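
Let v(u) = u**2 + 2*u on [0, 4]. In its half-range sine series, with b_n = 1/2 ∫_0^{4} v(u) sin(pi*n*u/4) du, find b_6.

-8/pi

b_6 = 1/2 ∫_0^{4} (u**2 + 2*u) sin(3*pi*u/2) du.
Integrating by parts twice (tabular method), an antiderivative of (u**2 + 2*u) sin(3*pi*u/2) is -2*u**2*cos(3*pi*u/2)/(3*pi) + 8*u*sin(3*pi*u/2)/(9*pi**2) - 4*u*cos(3*pi*u/2)/(3*pi) + 8*sin(3*pi*u/2)/(9*pi**2) + 16*cos(3*pi*u/2)/(27*pi**3); evaluating from 0 to 4: ∫_{0}^{4} (u**2 + 2*u) sin(3*pi*u/2) du = (-16/pi + 16/(27*pi**3)) - (16/(27*pi**3)) = -16/pi.
Hence b_6 = (1/2)·(-16/pi) = -8/pi.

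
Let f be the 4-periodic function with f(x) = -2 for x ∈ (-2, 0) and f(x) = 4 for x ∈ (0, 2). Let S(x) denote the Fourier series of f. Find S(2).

At x = 2 the one-sided limits are f(2^-) = 4 and f(2^+) = -2.
By Dirichlet's theorem the series converges to their average, [(4) + (-2)]/2 = 1.

1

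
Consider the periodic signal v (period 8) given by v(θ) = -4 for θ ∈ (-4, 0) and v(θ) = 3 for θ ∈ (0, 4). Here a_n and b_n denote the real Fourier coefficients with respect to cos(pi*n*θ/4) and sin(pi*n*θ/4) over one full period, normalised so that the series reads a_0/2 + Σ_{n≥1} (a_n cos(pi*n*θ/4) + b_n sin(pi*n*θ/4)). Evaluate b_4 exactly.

0

b_4 = 1/4 ∫_{-4}^{4} v(θ) sin(pi*θ) dθ.
Split the integral at the breakpoints.
Directly, an antiderivative of (-4) sin(pi*θ) is 4*cos(pi*θ)/pi; evaluating from -4 to 0: ∫_{-4}^{0} (-4) sin(pi*θ) dθ = (4/pi) - (4/pi) = 0.
Directly, an antiderivative of (3) sin(pi*θ) is -3*cos(pi*θ)/pi; evaluating from 0 to 4: ∫_{0}^{4} (3) sin(pi*θ) dθ = (-3/pi) - (-3/pi) = 0.
Summing the pieces and multiplying by (1/4) gives b_4 = 0.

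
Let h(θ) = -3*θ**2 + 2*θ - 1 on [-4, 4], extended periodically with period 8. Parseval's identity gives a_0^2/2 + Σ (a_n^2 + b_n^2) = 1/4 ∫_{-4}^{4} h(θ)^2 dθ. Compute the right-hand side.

1/4 ∫_{-4}^{4} h(θ)^2 dθ = 1/4 · (61816/15) = 15454/15.

15454/15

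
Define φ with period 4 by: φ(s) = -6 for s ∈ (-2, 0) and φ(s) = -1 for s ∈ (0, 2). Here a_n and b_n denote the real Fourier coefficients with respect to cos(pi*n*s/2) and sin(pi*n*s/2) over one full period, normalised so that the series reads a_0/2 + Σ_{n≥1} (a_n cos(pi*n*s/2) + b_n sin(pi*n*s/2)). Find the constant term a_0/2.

a_0 = 1/2 ∫_{-2}^{2} φ(s) ds = 1/2 · (-14) = -7.
So the constant term a_0/2 = -7/2.

-7/2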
▬▬▬▬▬▬▬▬▬▬
▶ EXERCISE DETAILS:
Each record is to be retyped exactly as it appears.

▶ EXERCISE ANSWER:
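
Let v(u) = u**2 + 2*u on [0, 4]. In its half-range sine series, with b_n = 1/2 ∫_0^{4} v(u) sin(pi*n*u/4) du, find b_6.

-8/pi

b_6 = 1/2 ∫_0^{4} (u**2 + 2*u) sin(3*pi*u/2) du.
Integrating by parts twice (tabular method), an antiderivative of (u**2 + 2*u) sin(3*pi*u/2) is -2*u**2*cos(3*pi*u/2)/(3*pi) + 8*u*sin(3*pi*u/2)/(9*pi**2) - 4*u*cos(3*pi*u/2)/(3*pi) + 8*sin(3*pi*u/2)/(9*pi**2) + 16*cos(3*pi*u/2)/(27*pi**3); evaluating from 0 to 4: ∫_{0}^{4} (u**2 + 2*u) sin(3*pi*u/2) du = (-16/pi + 16/(27*pi**3)) - (16/(27*pi**3)) = -16/pi.
Hence b_6 = (1/2)·(-16/pi) = -8/pi.

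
Let f be the 4-periodic function with f(x) = -2 for x ∈ (-2, 0) and f(x) = 4 for x ∈ (0, 2). Let S(x) denote the Fourier series of f. Find S(2).

At x = 2 the one-sided limits are f(2^-) = 4 and f(2^+) = -2.
By Dirichlet's theorem the series converges to their average, [(4) + (-2)]/2 = 1.

1

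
Consider the periodic signal v (period 8) given by v(θ) = -4 for θ ∈ (-4, 0) and v(θ) = 3 for θ ∈ (0, 4). Here a_n and b_n denote the real Fourier coefficients with respect to cos(pi*n*θ/4) and sin(pi*n*θ/4) over one full period, normalised so that the series reads a_0/2 + Σ_{n≥1} (a_n cos(pi*n*θ/4) + b_n sin(pi*n*θ/4)). Evaluate b_4 exactly.

0

b_4 = 1/4 ∫_{-4}^{4} v(θ) sin(pi*θ) dθ.
Split the integral at the breakpoints.
Directly, an antiderivative of (-4) sin(pi*θ) is 4*cos(pi*θ)/pi; evaluating from -4 to 0: ∫_{-4}^{0} (-4) sin(pi*θ) dθ = (4/pi) - (4/pi) = 0.
Directly, an antiderivative of (3) sin(pi*θ) is -3*cos(pi*θ)/pi; evaluating from 0 to 4: ∫_{0}^{4} (3) sin(pi*θ) dθ = (-3/pi) - (-3/pi) = 0.
Summing the pieces and multiplying by (1/4) gives b_4 = 0.

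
Let h(θ) = -3*θ**2 + 2*θ - 1 on [-4, 4], extended periodically with period 8. Parseval's identity gives a_0^2/2 + Σ (a_n^2 + b_n^2) = 1/4 ∫_{-4}^{4} h(θ)^2 dθ. Compute the right-hand side.

1/4 ∫_{-4}^{4} h(θ)^2 dθ = 1/4 · (61816/15) = 15454/15.

15454/15

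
Define φ with period 4 by: φ(s) = -6 for s ∈ (-2, 0) and φ(s) = -1 for s ∈ (0, 2). Here a_n and b_n denote the real Fourier coefficients with respect to cos(pi*n*s/2) and sin(pi*n*s/2) over one full period, normalised so that the series reads a_0/2 + Σ_{n≥1} (a_n cos(pi*n*s/2) + b_n sin(pi*n*s/2)). Find the constant term a_0/2.

a_0 = 1/2 ∫_{-2}^{2} φ(s) ds = 1/2 · (-14) = -7.
So the constant term a_0/2 = -7/2.

-7/2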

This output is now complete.